-- Listed records follows --

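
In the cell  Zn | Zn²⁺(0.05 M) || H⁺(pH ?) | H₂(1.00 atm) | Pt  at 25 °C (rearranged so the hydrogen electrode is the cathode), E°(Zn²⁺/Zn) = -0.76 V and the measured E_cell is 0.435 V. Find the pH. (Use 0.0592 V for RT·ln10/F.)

E°_cell = 0.76 V and n = 2.
log Q = n(E° − E)/0.0592 = 2×(0.76 − 0.435)/0.0592 = 10.980.
With Q = [Zn²⁺]·P(H₂) / [H⁺]^2, solving for [H⁺] gives log[H⁺] = -6.140, so pH = 6.14.

pH = 6.14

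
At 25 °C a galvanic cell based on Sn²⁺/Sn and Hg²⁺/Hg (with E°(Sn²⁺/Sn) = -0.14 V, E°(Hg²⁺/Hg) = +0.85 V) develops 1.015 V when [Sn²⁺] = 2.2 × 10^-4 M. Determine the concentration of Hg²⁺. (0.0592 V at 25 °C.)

From the Nernst equation, log Q = n(E° − E)/0.0592 = 2(0.99 − 1.015)/0.0592 = -0.845, so Q = 0.143.
With Q = [Sn²⁺]/[Hg²⁺] and the known concentrations, [Hg²⁺] in the denominator gives [Hg²⁺] = 0.0015 M.

0.0015 M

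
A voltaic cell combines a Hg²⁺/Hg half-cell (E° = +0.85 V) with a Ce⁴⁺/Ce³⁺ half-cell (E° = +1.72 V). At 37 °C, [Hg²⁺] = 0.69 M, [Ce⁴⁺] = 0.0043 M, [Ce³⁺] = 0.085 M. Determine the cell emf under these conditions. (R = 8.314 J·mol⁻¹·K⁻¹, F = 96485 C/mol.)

The Ce⁴⁺/Ce³⁺ couple has the higher reduction potential and acts as the cathode, so E°_cell = +1.72 − (+0.85) = 0.87 V.
Balancing electrons gives n = 2; the reaction quotient is Q = [Hg²⁺]·[Ce³⁺]^2/[Ce⁴⁺]^2 = 270.
E = E° − (RT/nF) ln Q = 0.87 − (8.314×310)/(2×96485) × (5.597) = 0.870 − 0.075 = 0.795 V.

0.795 V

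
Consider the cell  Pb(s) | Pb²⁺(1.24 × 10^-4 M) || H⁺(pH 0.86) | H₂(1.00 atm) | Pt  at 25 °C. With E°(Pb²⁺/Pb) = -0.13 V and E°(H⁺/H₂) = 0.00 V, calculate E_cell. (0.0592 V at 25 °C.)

The hydrogen couple is the cathode, so E°_cell = 0.13 V; n = 2.
[H⁺] = 10^(−0.86) = 0.14 M, and Q = [Pb²⁺]·P(H₂) / [H⁺]^2 = 0.00651.
E = E° − (0.0592/2) log Q = 0.13 − (0.0592/2)(-2.187) = 0.195 V.

0.19 V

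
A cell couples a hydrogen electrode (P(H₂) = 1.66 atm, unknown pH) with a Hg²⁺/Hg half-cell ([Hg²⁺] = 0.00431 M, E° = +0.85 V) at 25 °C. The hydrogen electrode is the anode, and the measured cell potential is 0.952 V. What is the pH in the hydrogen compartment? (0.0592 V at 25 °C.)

pH = 2.80

E°_cell = 0.85 V and n = 2.
log Q = n(E° − E)/0.0592 = 2×(0.85 − 0.952)/0.0592 = -3.446.
With Q = [H⁺]^2 / ([Hg²⁺]·P(H₂)), solving for [H⁺] gives log[H⁺] = -2.796, so pH = 2.80.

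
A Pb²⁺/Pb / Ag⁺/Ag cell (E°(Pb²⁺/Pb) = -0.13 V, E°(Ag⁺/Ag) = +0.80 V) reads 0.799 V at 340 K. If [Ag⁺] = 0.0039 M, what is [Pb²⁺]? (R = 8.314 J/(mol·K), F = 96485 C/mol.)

From the Nernst equation, ln Q = nF(E° − E)/RT = 2×96485×(0.93 − 0.799)/(8.314×340) = 8.943, so Q = 7650.
With Q = [Pb²⁺]/[Ag⁺]^2 and the known concentrations, [Pb²⁺] in the numerator gives [Pb²⁺] = 0.12 M.

0.12 M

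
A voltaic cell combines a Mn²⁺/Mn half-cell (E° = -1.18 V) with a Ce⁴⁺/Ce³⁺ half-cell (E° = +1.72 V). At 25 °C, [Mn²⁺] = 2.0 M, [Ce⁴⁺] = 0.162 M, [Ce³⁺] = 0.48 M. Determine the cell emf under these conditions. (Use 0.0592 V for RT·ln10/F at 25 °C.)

The Ce⁴⁺/Ce³⁺ couple has the higher reduction potential and acts as the cathode, so E°_cell = +1.72 − (-1.18) = 2.90 V.
Balancing electrons gives n = 2; the reaction quotient is Q = [Mn²⁺]·[Ce³⁺]^2/[Ce⁴⁺]^2 = 17.6.
At 25 °C, E = E° − (0.0592/n) log Q = 2.90 − (0.0592/2)(1.244) = 2.900 − 0.037 = 2.863 V.

2.86 V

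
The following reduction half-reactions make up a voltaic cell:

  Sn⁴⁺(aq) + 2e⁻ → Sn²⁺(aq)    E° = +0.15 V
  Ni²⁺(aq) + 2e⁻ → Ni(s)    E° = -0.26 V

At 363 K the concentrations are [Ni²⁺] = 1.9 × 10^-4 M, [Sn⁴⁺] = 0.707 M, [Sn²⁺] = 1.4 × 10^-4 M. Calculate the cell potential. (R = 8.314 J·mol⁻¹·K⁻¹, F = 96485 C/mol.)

0.677 V

The Sn⁴⁺/Sn²⁺ couple has the higher reduction potential and acts as the cathode, so E°_cell = +0.15 − (-0.26) = 0.41 V.
Balancing electrons gives n = 2; the reaction quotient is Q = [Ni²⁺]·[Sn²⁺]/[Sn⁴⁺] = 3.76 × 10^-8.
E = E° − (RT/nF) ln Q = 0.41 − (8.314×363)/(2×96485) × (-17.096) = 0.410 + 0.267 = 0.677 V.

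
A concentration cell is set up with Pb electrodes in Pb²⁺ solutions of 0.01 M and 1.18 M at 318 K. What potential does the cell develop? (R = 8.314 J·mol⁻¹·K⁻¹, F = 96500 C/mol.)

Both half-cells are Pb²⁺/Pb, so E°_cell = 0. The concentrated side is the cathode; the cell reaction moves Pb²⁺ from high to low concentration with n = 2.
Q = [Pb²⁺]_dilute/[Pb²⁺]_conc = 0.01/1.18 = 0.00847.
E = 0 − (RT/nF) ln Q = −((8.314×318)/(2×96500))(-4.771) = 0.0654 V.

0.065 V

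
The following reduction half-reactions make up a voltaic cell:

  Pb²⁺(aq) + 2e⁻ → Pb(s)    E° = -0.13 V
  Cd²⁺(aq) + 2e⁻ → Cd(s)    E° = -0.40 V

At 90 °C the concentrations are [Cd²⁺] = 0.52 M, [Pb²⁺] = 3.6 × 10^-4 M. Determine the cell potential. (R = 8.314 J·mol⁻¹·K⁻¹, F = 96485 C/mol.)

0.156 V

The Pb²⁺/Pb couple has the higher reduction potential and acts as the cathode, so E°_cell = -0.13 − (-0.40) = 0.27 V.
Balancing electrons gives n = 2; the reaction quotient is Q = [Cd²⁺]/[Pb²⁺] = 1440.
E = E° − (RT/nF) ln Q = 0.27 − (8.314×363)/(2×96485) × (7.275) = 0.270 − 0.114 = 0.156 V.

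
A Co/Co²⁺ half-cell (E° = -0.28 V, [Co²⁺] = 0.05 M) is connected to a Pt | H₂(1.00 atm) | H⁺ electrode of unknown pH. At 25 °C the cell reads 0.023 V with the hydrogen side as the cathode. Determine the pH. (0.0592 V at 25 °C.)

pH = 4.99

E°_cell = 0.28 V and n = 2.
log Q = n(E° − E)/0.0592 = 2×(0.28 − 0.023)/0.0592 = 8.682.
With Q = [Co²⁺]·P(H₂) / [H⁺]^2, solving for [H⁺] gives log[H⁺] = -4.992, so pH = 4.99.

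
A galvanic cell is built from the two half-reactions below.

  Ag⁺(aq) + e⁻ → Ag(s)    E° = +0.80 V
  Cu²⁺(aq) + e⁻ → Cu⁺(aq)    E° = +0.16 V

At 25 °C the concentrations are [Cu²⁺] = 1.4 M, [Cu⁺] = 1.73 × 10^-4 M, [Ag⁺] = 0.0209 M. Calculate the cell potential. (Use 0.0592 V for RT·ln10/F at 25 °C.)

The Ag⁺/Ag couple has the higher reduction potential and acts as the cathode, so E°_cell = +0.80 − (+0.16) = 0.64 V.
Balancing electrons gives n = 1; the reaction quotient is Q = [Cu²⁺]/([Cu⁺]·[Ag⁺]) = 3.87 × 10^5.
At 25 °C, E = E° − (0.0592/n) log Q = 0.64 − (0.0592/1)(5.588) = 0.640 − 0.331 = 0.309 V.

0.309 V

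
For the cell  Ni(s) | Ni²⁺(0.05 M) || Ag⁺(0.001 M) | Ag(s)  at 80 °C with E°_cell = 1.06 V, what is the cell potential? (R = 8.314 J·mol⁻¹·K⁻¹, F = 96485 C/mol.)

Balancing electrons gives n = 2; the reaction quotient is Q = [Ni²⁺]/[Ag⁺]^2 = 5 × 10^4.
E = E° − (RT/nF) ln Q = 1.06 − (8.314×353)/(2×96485) × (10.820) = 1.060 − 0.165 = 0.895 V.

0.895 V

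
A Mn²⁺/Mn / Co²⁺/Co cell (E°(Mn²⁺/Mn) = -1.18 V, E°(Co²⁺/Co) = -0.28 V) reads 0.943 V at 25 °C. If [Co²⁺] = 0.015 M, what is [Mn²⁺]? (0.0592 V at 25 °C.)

From the Nernst equation, log Q = n(E° − E)/0.0592 = 2(0.90 − 0.943)/0.0592 = -1.453, so Q = 0.0353.
With Q = [Mn²⁺]/[Co²⁺] and the known concentrations, [Mn²⁺] in the numerator gives [Mn²⁺] = 5.3 × 10^-4 M.

5.3 × 10^-4 M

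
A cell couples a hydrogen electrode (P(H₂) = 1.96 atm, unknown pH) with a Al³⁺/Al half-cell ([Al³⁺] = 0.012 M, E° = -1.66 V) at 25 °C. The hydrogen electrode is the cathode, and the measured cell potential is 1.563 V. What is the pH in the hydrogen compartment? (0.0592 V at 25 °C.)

pH = 2.13

E°_cell = 1.66 V and n = 6.
log Q = n(E° − E)/0.0592 = 6×(1.66 − 1.563)/0.0592 = 9.831.
With Q = [Al³⁺]^2·P(H₂)^3 / [H⁺]^6, solving for [H⁺] gives log[H⁺] = -2.133, so pH = 2.13.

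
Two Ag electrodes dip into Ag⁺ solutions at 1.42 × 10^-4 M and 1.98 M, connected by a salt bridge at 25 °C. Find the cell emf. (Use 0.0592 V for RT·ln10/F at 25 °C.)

Both half-cells are Ag⁺/Ag, so E°_cell = 0. The concentrated side is the cathode; the cell reaction moves Ag⁺ from high to low concentration with n = 1.
Q = [Ag⁺]_dilute/[Ag⁺]_conc = 1.42 × 10^-4/1.98 = 7.17 × 10^-5.
E = 0 − (0.0592/1) log Q = −(0.0592/1)(-4.144) = 0.2453 V.

0.25 V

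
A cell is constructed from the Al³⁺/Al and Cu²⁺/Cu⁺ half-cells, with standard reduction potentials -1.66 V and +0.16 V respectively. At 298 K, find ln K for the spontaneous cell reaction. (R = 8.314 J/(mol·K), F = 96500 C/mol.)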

-- Listed records concluded --

_Task item_:
Look above for the line containing "A concentration cell". Output from there through the line containing "Cu²⁺(aq) + e⁻", exactly and inclusively.

_Exercise output_:
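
A concentration cell is set up with Pb electrodes in Pb²⁺ solutions of 0.01 M and 1.18 M at 318 K. What potential does the cell develop? (R = 8.314 J·mol⁻¹·K⁻¹, F = 96500 C/mol.)

Both half-cells are Pb²⁺/Pb, so E°_cell = 0. The concentrated side is the cathode; the cell reaction moves Pb²⁺ from high to low concentration with n = 2.
Q = [Pb²⁺]_dilute/[Pb²⁺]_conc = 0.01/1.18 = 0.00847.
E = 0 − (RT/nF) ln Q = −((8.314×318)/(2×96500))(-4.771) = 0.0654 V.

0.065 V

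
The following reduction half-reactions make up a voltaic cell:

  Pb²⁺(aq) + 2e⁻ → Pb(s)    E° = -0.13 V
  Cd²⁺(aq) + 2e⁻ → Cd(s)    E° = -0.40 V

At 90 °C the concentrations are [Cd²⁺] = 0.52 M, [Pb²⁺] = 3.6 × 10^-4 M. Determine the cell potential. (R = 8.314 J·mol⁻¹·K⁻¹, F = 96485 C/mol.)

0.156 V

The Pb²⁺/Pb couple has the higher reduction potential and acts as the cathode, so E°_cell = -0.13 − (-0.40) = 0.27 V.
Balancing electrons gives n = 2; the reaction quotient is Q = [Cd²⁺]/[Pb²⁺] = 1440.
E = E° − (RT/nF) ln Q = 0.27 − (8.314×363)/(2×96485) × (7.275) = 0.270 − 0.114 = 0.156 V.

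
A Co/Co²⁺ half-cell (E° = -0.28 V, [Co²⁺] = 0.05 M) is connected to a Pt | H₂(1.00 atm) | H⁺ electrode of unknown pH. At 25 °C the cell reads 0.023 V with the hydrogen side as the cathode. Determine the pH. (0.0592 V at 25 °C.)

pH = 4.99

E°_cell = 0.28 V and n = 2.
log Q = n(E° − E)/0.0592 = 2×(0.28 − 0.023)/0.0592 = 8.682.
With Q = [Co²⁺]·P(H₂) / [H⁺]^2, solving for [H⁺] gives log[H⁺] = -4.992, so pH = 4.99.

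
A galvanic cell is built from the two half-reactions below.

  Ag⁺(aq) + e⁻ → Ag(s)    E° = +0.80 V
  Cu²⁺(aq) + e⁻ → Cu⁺(aq)    E° = +0.16 V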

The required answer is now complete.